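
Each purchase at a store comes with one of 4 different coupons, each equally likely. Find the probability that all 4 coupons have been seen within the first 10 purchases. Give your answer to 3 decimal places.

Let A_i be the event that coupon i is missing after 10 purchases. By inclusion–exclusion on the A_i,
P(all seen) = Σ_{j=0}^{4} (-1)^j C(4,j)((4-j)/4)^10
= 1.0000 - 0.2253 + 0.0059 - 0.0000 + 0.0000
= 0.7806.

0.781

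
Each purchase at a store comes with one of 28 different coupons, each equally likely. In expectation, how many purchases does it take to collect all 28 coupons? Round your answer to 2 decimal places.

The wait to go from k to k+1 distinct coupons is geometric with mean 28/(28-k).
E[T] = 28/28 + 28/27 + 28/26 + ... + 28/2 + 28/1 = 28·H_{28}.
H_{28} = 3.927, so E[T] = 109.961.

109.96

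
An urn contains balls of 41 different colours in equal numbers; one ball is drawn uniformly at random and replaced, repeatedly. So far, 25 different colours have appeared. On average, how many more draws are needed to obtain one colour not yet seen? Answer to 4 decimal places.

Each draw yields a new colour with probability (41-25)/41 = 16/41, so the wait is geometric with mean 41/16.
E = 41/16 = 2.56250.

2.5625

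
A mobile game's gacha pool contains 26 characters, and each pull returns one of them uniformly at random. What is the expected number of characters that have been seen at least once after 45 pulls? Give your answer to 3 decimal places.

For each character, P(seen in 45 pulls) = 1 - (25/26)^45 = 0.8288.
By linearity of expectation, E[distinct seen] = 26·(1 - (25/26)^45) = 21.5488.

21.549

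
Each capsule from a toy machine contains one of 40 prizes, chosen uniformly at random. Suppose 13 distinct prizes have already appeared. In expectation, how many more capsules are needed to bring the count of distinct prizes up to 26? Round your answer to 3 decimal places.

The wait to go from k to k+1 distinct prizes is geometric with mean 40/(40-k).
Sum over k = 13,...,25: E = 40/27 + 40/26 + 40/25 + ... + 40/16 + 40/15 = 25.5958.

25.596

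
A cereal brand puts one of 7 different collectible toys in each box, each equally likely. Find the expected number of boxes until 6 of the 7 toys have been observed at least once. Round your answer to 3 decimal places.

With k distinct toys already seen, the next new one arrives after an expected 7/(7-k) boxes.
Sum over k = 0,...,5: E = 7/7 + 7/6 + 7/5 + 7/4 + 7/3 + 7/2 = 11.1500.

11.150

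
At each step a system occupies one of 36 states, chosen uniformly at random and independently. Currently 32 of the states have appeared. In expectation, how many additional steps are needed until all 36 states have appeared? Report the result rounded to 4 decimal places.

75.0000

From k distinct to k+1 distinct takes on average 36/(36-k) steps.
Sum over k = 32,...,35: E = 36/4 + 36/3 + 36/2 + 36/1 = 75.00000.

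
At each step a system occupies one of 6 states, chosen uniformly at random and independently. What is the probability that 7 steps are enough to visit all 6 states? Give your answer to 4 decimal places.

Let A_i be the event that state i is missing after 7 steps. By inclusion–exclusion on the A_i,
P(all seen) = Σ_{j=0}^{6} (-1)^j C(6,j)((6-j)/6)^7
= 1.00000 - 1.67449 + 0.87791 - 0.15625 + 0.00686 - 0.00002 + 0.00000
= 0.05401.

0.0540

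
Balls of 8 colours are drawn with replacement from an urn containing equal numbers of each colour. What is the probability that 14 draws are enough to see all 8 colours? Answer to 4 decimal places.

By inclusion–exclusion over which colours are missing,
P(all seen) = Σ_{j=0}^{8} (-1)^j C(8,j)((8-j)/8)^14
= 1.00000 - 1.23368 + 0.49890 - 0.07772 + 0.00427 - 0.00006 + 0.00000 - 0.00000 + 0.00000
= 0.19172.

0.1917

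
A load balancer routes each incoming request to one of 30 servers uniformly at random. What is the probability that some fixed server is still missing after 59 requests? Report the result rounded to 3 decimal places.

0.135

On each request the fixed server fails to appear with probability 29/30.
P(still missing after 59) = (29/30)^59 = 0.1353.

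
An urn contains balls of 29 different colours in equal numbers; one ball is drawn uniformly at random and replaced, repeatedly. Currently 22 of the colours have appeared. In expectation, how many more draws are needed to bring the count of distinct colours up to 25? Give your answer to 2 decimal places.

From k distinct to k+1 distinct takes on average 29/(29-k) draws.
Sum over k = 22,...,24: E = 29/7 + 29/6 + 29/5 = 14.776.

14.78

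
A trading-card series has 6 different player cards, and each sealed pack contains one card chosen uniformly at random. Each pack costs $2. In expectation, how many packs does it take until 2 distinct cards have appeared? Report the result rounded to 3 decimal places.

2.200

Going from k to k+1 distinct takes a geometric number of packs with mean 6/(6-k).
Sum over k = 0,...,1: E = 6/6 + 6/5 = 2.2000.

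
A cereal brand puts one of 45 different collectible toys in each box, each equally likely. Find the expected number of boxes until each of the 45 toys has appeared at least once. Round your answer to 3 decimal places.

After k distinct toys have appeared, the next box gives a new one with probability (45-k)/45, so the expected wait for the (k+1)-th is 45/(45-k).
E[T] = 45/45 + 45/44 + 45/43 + ... + 45/2 + 45/1 = 45·H_{45}.
H_{45} = 4.3949, so E[T] = 197.7727.

197.773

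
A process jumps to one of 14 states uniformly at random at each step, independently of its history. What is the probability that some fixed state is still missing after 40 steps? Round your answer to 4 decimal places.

Each step misses the fixed state with probability (14-1)/14 = 13/14, independently.
P(still missing after 40) = (13/14)^40 = 0.05160.

0.0516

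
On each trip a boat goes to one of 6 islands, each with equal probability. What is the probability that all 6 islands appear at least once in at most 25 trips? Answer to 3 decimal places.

0.938

Let A_i be the event that island i is missing after 25 trips. By inclusion–exclusion on the A_i,
P(all seen) = Σ_{j=0}^{6} (-1)^j C(6,j)((6-j)/6)^25
= 1.0000 - 0.0629 + 0.0006 - 0.0000 + 0.0000 - 0.0000 + 0.0000
= 0.9377.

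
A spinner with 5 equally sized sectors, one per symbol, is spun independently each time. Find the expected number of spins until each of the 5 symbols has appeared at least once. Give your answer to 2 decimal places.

The wait to go from k to k+1 distinct symbols is geometric with mean 5/(5-k).
E[T] = 5/5 + 5/4 + 5/3 + 5/2 + 5/1 = 5·H_{5}.
H_{5} = 2.283, so E[T] = 11.417.

11.42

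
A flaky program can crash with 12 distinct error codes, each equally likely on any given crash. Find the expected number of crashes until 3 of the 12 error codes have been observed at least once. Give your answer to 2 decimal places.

3.29

Going from k to k+1 distinct takes a geometric number of crashes with mean 12/(12-k).
Sum over k = 0,...,2: E = 12/12 + 12/11 + 12/10 = 3.291.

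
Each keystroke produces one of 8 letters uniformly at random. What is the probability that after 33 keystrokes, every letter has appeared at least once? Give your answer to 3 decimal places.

0.905

Let A_i be the event that letter i is missing after 33 keystrokes. By inclusion–exclusion on the A_i,
P(all seen) = Σ_{j=0}^{8} (-1)^j C(8,j)((8-j)/8)^33
= 1.0000 - 0.0976 + 0.0021 - 0.0000 + 0.0000 - 0.0000 + 0.0000 - 0.0000 + 0.0000
= 0.9045.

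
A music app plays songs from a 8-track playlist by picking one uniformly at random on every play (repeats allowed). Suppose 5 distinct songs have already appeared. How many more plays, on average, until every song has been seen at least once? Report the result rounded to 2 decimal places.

The wait to go from k to k+1 distinct songs is geometric with mean 8/(8-k).
Sum over k = 5,...,7: E = 8/3 + 8/2 + 8/1 = 14.667.

14.67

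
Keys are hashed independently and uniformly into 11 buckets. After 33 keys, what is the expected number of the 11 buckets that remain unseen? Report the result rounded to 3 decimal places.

0.474

For each bucket, P(unseen after 33) = (10/11)^33 = 0.0431.
By linearity of expectation, E[unseen] = 11·(10/11)^33 = 0.4736.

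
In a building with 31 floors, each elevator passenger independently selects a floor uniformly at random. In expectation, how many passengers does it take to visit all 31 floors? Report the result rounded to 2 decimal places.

After k distinct floors have appeared, the next passenger gives a new one with probability (31-k)/31, so the expected wait for the (k+1)-th is 31/(31-k).
E[T] = 31/31 + 31/30 + 31/29 + ... + 31/2 + 31/1 = 31·H_{31}.
H_{31} = 4.027, so E[T] = 124.845.

124.84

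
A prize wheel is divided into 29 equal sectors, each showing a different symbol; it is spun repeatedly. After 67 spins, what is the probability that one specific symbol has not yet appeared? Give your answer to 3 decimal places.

0.095

Each spin misses the fixed symbol with probability (29-1)/29 = 28/29, independently.
P(still missing after 67) = (28/29)^67 = 0.0953.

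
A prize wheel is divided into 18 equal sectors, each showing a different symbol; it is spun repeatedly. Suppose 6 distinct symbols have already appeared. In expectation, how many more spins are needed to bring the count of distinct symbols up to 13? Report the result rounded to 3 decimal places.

14.758

From k distinct to k+1 distinct takes on average 18/(18-k) spins.
Sum over k = 6,...,12: E = 18/12 + 18/11 + 18/10 + ... + 18/7 + 18/6 = 14.7578.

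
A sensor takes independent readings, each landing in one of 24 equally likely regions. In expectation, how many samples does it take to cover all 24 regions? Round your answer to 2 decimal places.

The wait to go from k to k+1 distinct regions is geometric with mean 24/(24-k).
E[T] = 24/24 + 24/23 + 24/22 + ... + 24/2 + 24/1 = 24·H_{24}.
H_{24} = 3.776, so E[T] = 90.623.

90.62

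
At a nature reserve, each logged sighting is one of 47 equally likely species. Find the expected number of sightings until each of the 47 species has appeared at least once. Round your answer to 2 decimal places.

Split into phases: going from k distinct to k+1 distinct takes on average 47/(47-k) sightings.
E[T] = 47/47 + 47/46 + 47/45 + ... + 47/2 + 47/1 = 47·H_{47}.
H_{47} = 4.438, so E[T] = 208.584.

208.58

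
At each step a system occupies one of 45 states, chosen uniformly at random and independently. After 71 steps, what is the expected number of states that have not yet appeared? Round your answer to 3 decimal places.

9.126

For each state, P(unseen after 71) = (44/45)^71 = 0.2028.
By linearity of expectation, E[unseen] = 45·(44/45)^71 = 9.1257.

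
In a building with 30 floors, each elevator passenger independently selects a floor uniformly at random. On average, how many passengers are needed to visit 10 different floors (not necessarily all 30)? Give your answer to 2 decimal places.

11.92

Going from k to k+1 distinct takes a geometric number of passengers with mean 30/(30-k).
Sum over k = 0,...,9: E = 30/30 + 30/29 + 30/28 + ... + 30/22 + 30/21 = 11.917.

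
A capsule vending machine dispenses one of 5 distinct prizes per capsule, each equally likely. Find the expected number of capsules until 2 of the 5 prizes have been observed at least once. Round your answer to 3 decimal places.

2.250

With k distinct prizes already seen, the next new one arrives after an expected 5/(5-k) capsules.
Sum over k = 0,...,1: E = 5/5 + 5/4 = 2.2500.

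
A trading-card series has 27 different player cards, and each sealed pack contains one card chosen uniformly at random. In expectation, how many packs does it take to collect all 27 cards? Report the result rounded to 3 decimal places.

The wait to go from k to k+1 distinct cards is geometric with mean 27/(27-k).
E[T] = 27/27 + 27/26 + 27/25 + ... + 27/2 + 27/1 = 27·H_{27}.
H_{27} = 3.8915, so E[T] = 105.0693.

105.069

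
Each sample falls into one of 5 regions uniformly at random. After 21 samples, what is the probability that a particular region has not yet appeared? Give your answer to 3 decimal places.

Each sample misses the fixed region with probability (5-1)/5 = 4/5, independently.
P(still missing after 21) = (4/5)^21 = 0.0092.

0.009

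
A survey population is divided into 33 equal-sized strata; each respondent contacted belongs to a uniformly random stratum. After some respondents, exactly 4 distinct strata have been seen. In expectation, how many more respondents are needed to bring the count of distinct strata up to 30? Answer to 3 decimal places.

From k distinct to k+1 distinct takes on average 33/(33-k) respondents.
Sum over k = 4,...,29: E = 33/29 + 33/28 + 33/27 + ... + 33/5 + 33/4 = 70.2346.

70.235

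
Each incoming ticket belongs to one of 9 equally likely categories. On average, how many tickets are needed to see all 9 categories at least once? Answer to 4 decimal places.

The wait to go from k to k+1 distinct categories is geometric with mean 9/(9-k).
E[T] = 9/9 + 9/8 + 9/7 + ... + 9/2 + 9/1 = 9·H_{9}.
H_{9} = 2.82897, so E[T] = 25.46071.

25.4607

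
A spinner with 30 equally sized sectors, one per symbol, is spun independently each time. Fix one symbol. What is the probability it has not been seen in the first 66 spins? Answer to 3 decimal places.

0.107

Each spin misses the fixed symbol with probability (30-1)/30 = 29/30, independently.
P(still missing after 66) = (29/30)^66 = 0.1067.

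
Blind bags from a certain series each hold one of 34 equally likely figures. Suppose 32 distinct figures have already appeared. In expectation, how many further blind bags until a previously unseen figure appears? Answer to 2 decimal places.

17.00

The number of blind bags until the next new figure is geometric with success probability 2/34, so its mean is 34/2.
E = 34/2 = 17.000.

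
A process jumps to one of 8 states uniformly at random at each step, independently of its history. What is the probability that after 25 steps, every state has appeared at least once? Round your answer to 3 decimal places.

0.737

Let A_i be the event that state i is missing after 25 steps. By inclusion–exclusion on the A_i,
P(all seen) = Σ_{j=0}^{8} (-1)^j C(8,j)((8-j)/8)^25
= 1.0000 - 0.2840 + 0.0211 - 0.0004 + 0.0000 - 0.0000 + 0.0000 - 0.0000 + 0.0000
= 0.7366.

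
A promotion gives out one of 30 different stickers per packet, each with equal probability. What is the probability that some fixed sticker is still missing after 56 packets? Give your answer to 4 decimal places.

Each packet misses the fixed sticker with probability (30-1)/30 = 29/30, independently.
P(still missing after 56) = (29/30)^56 = 0.14980.

0.1498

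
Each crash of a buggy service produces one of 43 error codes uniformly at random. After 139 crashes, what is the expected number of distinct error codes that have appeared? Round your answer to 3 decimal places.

41.367

For each error code, P(seen in 139 crashes) = 1 - (42/43)^139 = 0.9620.
By linearity of expectation, E[distinct seen] = 43·(1 - (42/43)^139) = 41.3669.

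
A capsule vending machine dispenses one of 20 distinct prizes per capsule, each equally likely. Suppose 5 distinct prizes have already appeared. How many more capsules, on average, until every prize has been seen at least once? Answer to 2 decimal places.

The wait to go from k to k+1 distinct prizes is geometric with mean 20/(20-k).
Sum over k = 5,...,19: E = 20/15 + 20/14 + 20/13 + ... + 20/2 + 20/1 = 66.365.

66.36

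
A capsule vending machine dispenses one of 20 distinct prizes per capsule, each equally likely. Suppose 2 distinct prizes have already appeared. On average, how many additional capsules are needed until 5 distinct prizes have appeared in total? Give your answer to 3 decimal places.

3.538

With k distinct prizes already seen, the next new one takes an expected 20/(20-k) capsules.
Sum over k = 2,...,4: E = 20/18 + 20/17 + 20/16 = 3.5376.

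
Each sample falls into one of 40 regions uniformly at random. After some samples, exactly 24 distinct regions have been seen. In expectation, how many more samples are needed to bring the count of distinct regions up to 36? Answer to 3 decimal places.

51.896

From k distinct to k+1 distinct takes on average 40/(40-k) samples.
Sum over k = 24,...,35: E = 40/16 + 40/15 + 40/14 + ... + 40/6 + 40/5 = 51.8958.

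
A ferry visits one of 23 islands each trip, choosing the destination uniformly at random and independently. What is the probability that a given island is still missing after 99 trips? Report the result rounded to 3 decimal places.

0.012

Each trip misses the fixed island with probability (23-1)/23 = 22/23, independently.
P(still missing after 99) = (22/23)^99 = 0.0123.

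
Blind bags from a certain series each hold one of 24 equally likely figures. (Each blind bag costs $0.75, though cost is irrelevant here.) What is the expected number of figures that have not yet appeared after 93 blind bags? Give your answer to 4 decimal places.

0.4584

For each figure, P(unseen after 93) = (23/24)^93 = 0.01910.
By linearity of expectation, E[unseen] = 24·(23/24)^93 = 0.45841.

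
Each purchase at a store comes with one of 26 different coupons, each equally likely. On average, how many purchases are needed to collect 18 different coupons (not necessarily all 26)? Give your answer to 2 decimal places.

Going from k to k+1 distinct takes a geometric number of purchases with mean 26/(26-k).
Sum over k = 0,...,17: E = 26/26 + 26/25 + 26/24 + ... + 26/10 + 26/9 = 29.551.

29.55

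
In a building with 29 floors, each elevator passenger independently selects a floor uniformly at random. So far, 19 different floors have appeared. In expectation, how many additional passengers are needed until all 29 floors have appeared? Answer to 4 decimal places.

84.9401

From k distinct to k+1 distinct takes on average 29/(29-k) passengers.
Sum over k = 19,...,28: E = 29/10 + 29/9 + 29/8 + ... + 29/2 + 29/1 = 84.94008.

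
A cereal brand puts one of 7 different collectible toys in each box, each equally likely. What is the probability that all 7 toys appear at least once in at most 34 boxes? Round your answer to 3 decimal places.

Let A_i be the event that toy i is missing after 34 boxes. By inclusion–exclusion on the A_i,
P(all seen) = Σ_{j=0}^{7} (-1)^j C(7,j)((7-j)/7)^34
= 1.0000 - 0.0371 + 0.0002 - 0.0000 + 0.0000 - 0.0000 + 0.0000 - 0.0000
= 0.9632.

0.963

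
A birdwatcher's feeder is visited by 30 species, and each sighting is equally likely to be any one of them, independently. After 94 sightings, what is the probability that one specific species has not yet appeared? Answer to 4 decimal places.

0.0413

Each sighting misses the fixed species with probability (30-1)/30 = 29/30, independently.
P(still missing after 94) = (29/30)^94 = 0.04131.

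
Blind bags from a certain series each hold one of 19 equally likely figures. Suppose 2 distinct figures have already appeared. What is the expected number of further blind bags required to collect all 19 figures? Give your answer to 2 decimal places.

65.35

From k distinct to k+1 distinct takes on average 19/(19-k) blind bags.
Sum over k = 2,...,18: E = 19/17 + 19/16 + 19/15 + ... + 19/2 + 19/1 = 65.351.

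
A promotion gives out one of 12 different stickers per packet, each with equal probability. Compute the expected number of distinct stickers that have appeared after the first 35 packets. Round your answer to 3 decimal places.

For each sticker, P(seen in 35 packets) = 1 - (11/12)^35 = 0.9524.
By linearity of expectation, E[distinct seen] = 12·(1 - (11/12)^35) = 11.4291.

11.429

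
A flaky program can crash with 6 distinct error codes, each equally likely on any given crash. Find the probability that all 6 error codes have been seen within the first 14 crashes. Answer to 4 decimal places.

By inclusion–exclusion over which error codes are missing,
P(all seen) = Σ_{j=0}^{6} (-1)^j C(6,j)((6-j)/6)^14
= 1.00000 - 0.46732 + 0.05138 - 0.00122 + 0.00000 - 0.00000 + 0.00000
= 0.58285.

0.5828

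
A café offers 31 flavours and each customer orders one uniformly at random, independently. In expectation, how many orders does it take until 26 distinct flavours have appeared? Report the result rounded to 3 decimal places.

Going from k to k+1 distinct takes a geometric number of orders with mean 31/(31-k).
Sum over k = 0,...,25: E = 31/31 + 31/30 + 31/29 + ... + 31/7 + 31/6 = 54.0613.

54.061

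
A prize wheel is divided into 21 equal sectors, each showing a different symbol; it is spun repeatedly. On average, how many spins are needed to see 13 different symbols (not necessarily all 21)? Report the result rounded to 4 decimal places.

19.4775

Going from k to k+1 distinct takes a geometric number of spins with mean 21/(21-k).
Sum over k = 0,...,12: E = 21/21 + 21/20 + 21/19 + ... + 21/10 + 21/9 = 19.47753.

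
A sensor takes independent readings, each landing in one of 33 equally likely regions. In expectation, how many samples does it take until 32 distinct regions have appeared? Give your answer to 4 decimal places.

101.9303

Going from k to k+1 distinct takes a geometric number of samples with mean 33/(33-k).
Sum over k = 0,...,31: E = 33/33 + 33/32 + 33/31 + ... + 33/3 + 33/2 = 101.93034.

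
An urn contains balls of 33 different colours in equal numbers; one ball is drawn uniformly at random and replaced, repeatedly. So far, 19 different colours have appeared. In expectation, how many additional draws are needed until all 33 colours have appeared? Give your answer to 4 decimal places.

The wait to go from k to k+1 distinct colours is geometric with mean 33/(33-k).
Sum over k = 19,...,32: E = 33/14 + 33/13 + 33/12 + ... + 33/2 + 33/1 = 107.30156.

107.3016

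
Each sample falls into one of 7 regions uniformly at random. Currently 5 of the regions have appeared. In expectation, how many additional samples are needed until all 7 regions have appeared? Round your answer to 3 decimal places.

10.500

With k distinct regions already seen, the next new one takes an expected 7/(7-k) samples.
Sum over k = 5,...,6: E = 7/2 + 7/1 = 10.5000.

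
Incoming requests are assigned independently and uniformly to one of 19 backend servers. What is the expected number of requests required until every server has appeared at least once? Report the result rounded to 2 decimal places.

Split into phases: going from k distinct to k+1 distinct takes on average 19/(19-k) requests.
E[T] = 19/19 + 19/18 + 19/17 + ... + 19/2 + 19/1 = 19·H_{19}.
H_{19} = 3.548, so E[T] = 67.407.

67.41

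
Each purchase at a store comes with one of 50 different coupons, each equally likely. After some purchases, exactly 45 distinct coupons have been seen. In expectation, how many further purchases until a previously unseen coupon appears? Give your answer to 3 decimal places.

The number of purchases until the next new coupon is geometric with success probability 5/50, so its mean is 50/5.
E = 50/5 = 10.0000.

10.000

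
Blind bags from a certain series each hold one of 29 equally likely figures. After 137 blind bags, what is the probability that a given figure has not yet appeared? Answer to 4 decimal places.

Each blind bag misses the fixed figure with probability (29-1)/29 = 28/29, independently.
P(still missing after 137) = (28/29)^137 = 0.00817.

0.0082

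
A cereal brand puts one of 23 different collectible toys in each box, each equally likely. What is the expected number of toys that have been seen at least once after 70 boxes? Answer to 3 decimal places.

For each toy, P(seen in 70 boxes) = 1 - (22/23)^70 = 0.9555.
By linearity of expectation, E[distinct seen] = 23·(1 - (22/23)^70) = 21.9758.

21.976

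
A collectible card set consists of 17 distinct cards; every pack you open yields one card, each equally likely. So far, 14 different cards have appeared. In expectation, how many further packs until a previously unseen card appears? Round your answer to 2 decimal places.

Each pack yields a new card with probability (17-14)/17 = 3/17, so the wait is geometric with mean 17/3.
E = 17/3 = 5.667.

5.67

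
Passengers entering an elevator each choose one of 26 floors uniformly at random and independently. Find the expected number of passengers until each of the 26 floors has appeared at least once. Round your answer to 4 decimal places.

100.2149

The wait to go from k to k+1 distinct floors is geometric with mean 26/(26-k).
E[T] = 26/26 + 26/25 + 26/24 + ... + 26/2 + 26/1 = 26·H_{26}.
H_{26} = 3.85442, so E[T] = 100.21491.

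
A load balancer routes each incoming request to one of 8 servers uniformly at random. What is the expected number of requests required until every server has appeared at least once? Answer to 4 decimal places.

The wait to go from k to k+1 distinct servers is geometric with mean 8/(8-k).
E[T] = 8/8 + 8/7 + 8/6 + ... + 8/2 + 8/1 = 8·H_{8}.
H_{8} = 2.71786, so E[T] = 21.74286.

21.7429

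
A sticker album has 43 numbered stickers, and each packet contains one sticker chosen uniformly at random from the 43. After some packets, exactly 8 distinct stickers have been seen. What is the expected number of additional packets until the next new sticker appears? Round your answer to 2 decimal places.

1.23

Each packet yields a new sticker with probability (43-8)/43 = 35/43, so the wait is geometric with mean 43/35.
E = 43/35 = 1.229.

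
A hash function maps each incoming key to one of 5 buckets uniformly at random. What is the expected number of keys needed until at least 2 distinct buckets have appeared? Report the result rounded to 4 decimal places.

With k distinct buckets already seen, the next new one arrives after an expected 5/(5-k) keys.
Sum over k = 0,...,1: E = 5/5 + 5/4 = 2.25000.

2.2500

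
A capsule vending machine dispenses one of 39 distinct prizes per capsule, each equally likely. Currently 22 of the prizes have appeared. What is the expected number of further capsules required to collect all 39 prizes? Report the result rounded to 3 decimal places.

The wait to go from k to k+1 distinct prizes is geometric with mean 39/(39-k).
Sum over k = 22,...,38: E = 39/17 + 39/16 + 39/15 + ... + 39/2 + 39/1 = 134.1425.

134.143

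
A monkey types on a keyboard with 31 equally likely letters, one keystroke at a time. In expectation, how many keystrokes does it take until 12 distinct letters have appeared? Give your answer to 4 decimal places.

14.8647

With k distinct letters already seen, the next new one arrives after an expected 31/(31-k) keystrokes.
Sum over k = 0,...,11: E = 31/31 + 31/30 + 31/29 + ... + 31/21 + 31/20 = 14.86467.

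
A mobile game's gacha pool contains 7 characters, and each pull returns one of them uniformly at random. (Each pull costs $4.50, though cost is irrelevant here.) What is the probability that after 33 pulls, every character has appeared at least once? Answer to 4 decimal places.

By inclusion–exclusion over which characters are missing,
P(all seen) = Σ_{j=0}^{7} (-1)^j C(7,j)((7-j)/7)^33
= 1.00000 - 0.04324 + 0.00032 - 0.00000 + 0.00000 - 0.00000 + 0.00000 - 0.00000
= 0.95708.

0.9571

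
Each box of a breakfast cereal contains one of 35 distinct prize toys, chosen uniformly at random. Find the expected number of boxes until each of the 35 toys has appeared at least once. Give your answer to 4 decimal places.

The wait to go from k to k+1 distinct toys is geometric with mean 35/(35-k).
E[T] = 35/35 + 35/34 + 35/33 + ... + 35/2 + 35/1 = 35·H_{35}.
H_{35} = 4.14678, so E[T] = 145.13735.

145.1373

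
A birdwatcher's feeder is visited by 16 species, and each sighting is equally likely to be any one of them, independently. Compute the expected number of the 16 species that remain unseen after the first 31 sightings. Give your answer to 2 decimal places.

2.16

For each species, P(unseen after 31) = (15/16)^31 = 0.135.
By linearity of expectation, E[unseen] = 16·(15/16)^31 = 2.164.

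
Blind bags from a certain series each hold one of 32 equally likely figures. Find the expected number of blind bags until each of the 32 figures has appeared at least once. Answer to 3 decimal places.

129.872

After k distinct figures have appeared, the next blind bag gives a new one with probability (32-k)/32, so the expected wait for the (k+1)-th is 32/(32-k).
E[T] = 32/32 + 32/31 + 32/30 + ... + 32/2 + 32/1 = 32·H_{32}.
H_{32} = 4.0585, so E[T] = 129.8718.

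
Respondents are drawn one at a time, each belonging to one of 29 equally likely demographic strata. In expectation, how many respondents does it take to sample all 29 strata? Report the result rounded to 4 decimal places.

114.8880

Split into phases: going from k distinct to k+1 distinct takes on average 29/(29-k) respondents.
E[T] = 29/29 + 29/28 + 29/27 + ... + 29/2 + 29/1 = 29·H_{29}.
H_{29} = 3.96165, so E[T] = 114.88796.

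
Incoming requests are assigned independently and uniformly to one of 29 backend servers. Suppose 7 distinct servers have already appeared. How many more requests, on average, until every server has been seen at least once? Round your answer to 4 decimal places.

107.0336

From k distinct to k+1 distinct takes on average 29/(29-k) requests.
Sum over k = 7,...,28: E = 29/22 + 29/21 + 29/20 + ... + 29/2 + 29/1 = 107.03358.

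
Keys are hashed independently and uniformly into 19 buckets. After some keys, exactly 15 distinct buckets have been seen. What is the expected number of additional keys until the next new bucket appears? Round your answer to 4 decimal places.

4.7500

The number of keys until the next new bucket is geometric with success probability 4/19, so its mean is 19/4.
E = 19/4 = 4.75000.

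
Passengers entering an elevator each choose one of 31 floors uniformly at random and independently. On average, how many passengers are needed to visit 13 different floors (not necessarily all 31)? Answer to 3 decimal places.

16.496

With k distinct floors already seen, the next new one arrives after an expected 31/(31-k) passengers.
Sum over k = 0,...,12: E = 31/31 + 31/30 + 31/29 + ... + 31/20 + 31/19 = 16.4963.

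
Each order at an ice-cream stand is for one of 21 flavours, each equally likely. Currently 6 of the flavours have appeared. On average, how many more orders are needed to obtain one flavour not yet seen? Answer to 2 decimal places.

The number of orders until the next new flavour is geometric with success probability 15/21, so its mean is 21/15.
E = 21/15 = 1.400.

1.40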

=-=-=-=-=

Exercise goal: Return, please, every line from the one that contains "once? Round your answer to 4 decimal places." through the final line of the listing, exactly, and no others.

Answer to this exercise:
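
Incoming requests are assigned independently and uniformly to one of 29 backend servers. Suppose 7 distinct servers have already appeared. How many more requests, on average, until every server has been seen at least once? Round your answer to 4 decimal places.

107.0336

From k distinct to k+1 distinct takes on average 29/(29-k) requests.
Sum over k = 7,...,28: E = 29/22 + 29/21 + 29/20 + ... + 29/2 + 29/1 = 107.03358.

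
Keys are hashed independently and uniformly into 19 buckets. After some keys, exactly 15 distinct buckets have been seen. What is the expected number of additional keys until the next new bucket appears? Round your answer to 4 decimal places.

4.7500

The number of keys until the next new bucket is geometric with success probability 4/19, so its mean is 19/4.
E = 19/4 = 4.75000.

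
Passengers entering an elevator each choose one of 31 floors uniformly at random and independently. On average, how many passengers are needed to visit 13 different floors (not necessarily all 31)? Answer to 3 decimal places.

16.496

With k distinct floors already seen, the next new one arrives after an expected 31/(31-k) passengers.
Sum over k = 0,...,12: E = 31/31 + 31/30 + 31/29 + ... + 31/20 + 31/19 = 16.4963.

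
Each order at an ice-cream stand is for one of 21 flavours, each equally likely. Currently 6 of the flavours have appeared. On average, how many more orders are needed to obtain one flavour not yet seen? Answer to 2 decimal places.

The number of orders until the next new flavour is geometric with success probability 15/21, so its mean is 21/15.
E = 21/15 = 1.400.

1.40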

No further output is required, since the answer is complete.